Collected data

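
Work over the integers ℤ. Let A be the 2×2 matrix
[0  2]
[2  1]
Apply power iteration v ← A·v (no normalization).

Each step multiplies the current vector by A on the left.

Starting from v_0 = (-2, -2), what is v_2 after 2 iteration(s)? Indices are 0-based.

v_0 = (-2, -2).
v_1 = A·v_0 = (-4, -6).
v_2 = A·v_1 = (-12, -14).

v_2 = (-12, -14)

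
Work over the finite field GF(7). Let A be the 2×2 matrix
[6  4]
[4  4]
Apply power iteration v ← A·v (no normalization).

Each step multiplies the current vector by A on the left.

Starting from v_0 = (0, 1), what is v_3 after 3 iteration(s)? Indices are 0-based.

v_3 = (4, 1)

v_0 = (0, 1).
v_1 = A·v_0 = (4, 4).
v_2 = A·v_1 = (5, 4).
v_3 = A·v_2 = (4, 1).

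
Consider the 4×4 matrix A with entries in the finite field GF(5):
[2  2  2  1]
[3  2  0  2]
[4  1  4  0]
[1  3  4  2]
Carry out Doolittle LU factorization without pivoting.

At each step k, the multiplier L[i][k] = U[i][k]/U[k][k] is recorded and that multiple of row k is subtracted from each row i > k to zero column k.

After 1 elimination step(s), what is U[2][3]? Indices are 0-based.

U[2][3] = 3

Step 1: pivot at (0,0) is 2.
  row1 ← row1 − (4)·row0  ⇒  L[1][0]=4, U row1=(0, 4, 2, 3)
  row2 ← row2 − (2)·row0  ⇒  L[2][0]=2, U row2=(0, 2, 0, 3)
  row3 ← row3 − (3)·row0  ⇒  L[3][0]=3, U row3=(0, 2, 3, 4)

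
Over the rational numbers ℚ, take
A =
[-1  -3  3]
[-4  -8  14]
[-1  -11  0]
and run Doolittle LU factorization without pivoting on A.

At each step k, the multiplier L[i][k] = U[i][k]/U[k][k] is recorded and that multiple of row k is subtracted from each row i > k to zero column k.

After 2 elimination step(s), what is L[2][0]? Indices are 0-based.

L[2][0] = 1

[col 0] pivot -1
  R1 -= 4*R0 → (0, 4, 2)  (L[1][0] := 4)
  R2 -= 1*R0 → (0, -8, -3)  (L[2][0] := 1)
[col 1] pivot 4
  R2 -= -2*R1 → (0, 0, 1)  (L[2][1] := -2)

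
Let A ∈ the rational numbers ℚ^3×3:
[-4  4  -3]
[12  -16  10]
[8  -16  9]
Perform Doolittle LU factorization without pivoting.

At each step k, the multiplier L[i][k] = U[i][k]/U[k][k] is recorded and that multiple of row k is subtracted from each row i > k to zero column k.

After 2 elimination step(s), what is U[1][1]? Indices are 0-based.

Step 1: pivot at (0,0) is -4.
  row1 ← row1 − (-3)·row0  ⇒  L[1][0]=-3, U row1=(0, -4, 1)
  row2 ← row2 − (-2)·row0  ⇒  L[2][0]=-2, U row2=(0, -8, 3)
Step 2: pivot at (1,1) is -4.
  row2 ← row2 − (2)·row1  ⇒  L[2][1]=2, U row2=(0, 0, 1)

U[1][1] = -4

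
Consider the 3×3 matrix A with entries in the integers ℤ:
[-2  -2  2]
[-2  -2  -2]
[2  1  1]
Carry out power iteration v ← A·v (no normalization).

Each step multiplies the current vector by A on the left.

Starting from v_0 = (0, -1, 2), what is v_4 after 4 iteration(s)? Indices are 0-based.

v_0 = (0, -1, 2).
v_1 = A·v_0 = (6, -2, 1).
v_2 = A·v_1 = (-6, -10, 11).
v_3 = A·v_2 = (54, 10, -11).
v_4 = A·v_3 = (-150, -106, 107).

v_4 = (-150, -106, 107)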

Task objective: Write out every record exactly as it appears above.

Written reply:
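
Work over the integers ℤ. Let A be the 2×2 matrix
[0  2]
[2  1]
Apply power iteration v ← A·v (no normalization).

Each step multiplies the current vector by A on the left.

Starting from v_0 = (-2, -2), what is v_2 after 2 iteration(s)? Indices are 0-based.

v_0 = (-2, -2).
v_1 = A·v_0 = (-4, -6).
v_2 = A·v_1 = (-12, -14).

v_2 = (-12, -14)

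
Work over the finite field GF(7). Let A be the 2×2 matrix
[6  4]
[4  4]
Apply power iteration v ← A·v (no normalization).

Each step multiplies the current vector by A on the left.

Starting from v_0 = (0, 1), what is v_3 after 3 iteration(s)? Indices are 0-based.

v_3 = (4, 1)

v_0 = (0, 1).
v_1 = A·v_0 = (4, 4).
v_2 = A·v_1 = (5, 4).
v_3 = A·v_2 = (4, 1).

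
Consider the 4×4 matrix A with entries in the finite field GF(5):
[2  2  2  1]
[3  2  0  2]
[4  1  4  0]
[1  3  4  2]
Carry out Doolittle LU factorization without pivoting.

At each step k, the multiplier L[i][k] = U[i][k]/U[k][k] is recorded and that multiple of row k is subtracted from each row i > k to zero column k.

After 1 elimination step(s), what is U[2][3]? Indices are 0-based.

U[2][3] = 3

Step 1: pivot at (0,0) is 2.
  row1 ← row1 − (4)·row0  ⇒  L[1][0]=4, U row1=(0, 4, 2, 3)
  row2 ← row2 − (2)·row0  ⇒  L[2][0]=2, U row2=(0, 2, 0, 3)
  row3 ← row3 − (3)·row0  ⇒  L[3][0]=3, U row3=(0, 2, 3, 4)

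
Over the rational numbers ℚ, take
A =
[-1  -3  3]
[-4  -8  14]
[-1  -11  0]
and run Doolittle LU factorization without pivoting on A.

At each step k, the multiplier L[i][k] = U[i][k]/U[k][k] is recorded and that multiple of row k is subtracted from each row i > k to zero column k.

After 2 elimination step(s), what is L[2][0]? Indices are 0-based.

L[2][0] = 1

[col 0] pivot -1
  R1 -= 4*R0 → (0, 4, 2)  (L[1][0] := 4)
  R2 -= 1*R0 → (0, -8, -3)  (L[2][0] := 1)
[col 1] pivot 4
  R2 -= -2*R1 → (0, 0, 1)  (L[2][1] := -2)

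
Let A ∈ the rational numbers ℚ^3×3:
[-4  4  -3]
[12  -16  10]
[8  -16  9]
Perform Doolittle LU factorization without pivoting.

At each step k, the multiplier L[i][k] = U[i][k]/U[k][k] is recorded and that multiple of row k is subtracted from each row i > k to zero column k.

After 2 elimination step(s), what is U[1][1]? Indices are 0-based.

Step 1: pivot at (0,0) is -4.
  row1 ← row1 − (-3)·row0  ⇒  L[1][0]=-3, U row1=(0, -4, 1)
  row2 ← row2 − (-2)·row0  ⇒  L[2][0]=-2, U row2=(0, -8, 3)
Step 2: pivot at (1,1) is -4.
  row2 ← row2 − (2)·row1  ⇒  L[2][1]=2, U row2=(0, 0, 1)

U[1][1] = -4

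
Consider the 3×3 matrix A with entries in the integers ℤ:
[-2  -2  2]
[-2  -2  -2]
[2  1  1]
Carry out power iteration v ← A·v (no normalization).

Each step multiplies the current vector by A on the left.

Starting from v_0 = (0, -1, 2), what is v_4 after 4 iteration(s)? Indices are 0-based.

v_0 = (0, -1, 2).
v_1 = A·v_0 = (6, -2, 1).
v_2 = A·v_1 = (-6, -10, 11).
v_3 = A·v_2 = (54, 10, -11).
v_4 = A·v_3 = (-150, -106, 107).

v_4 = (-150, -106, 107)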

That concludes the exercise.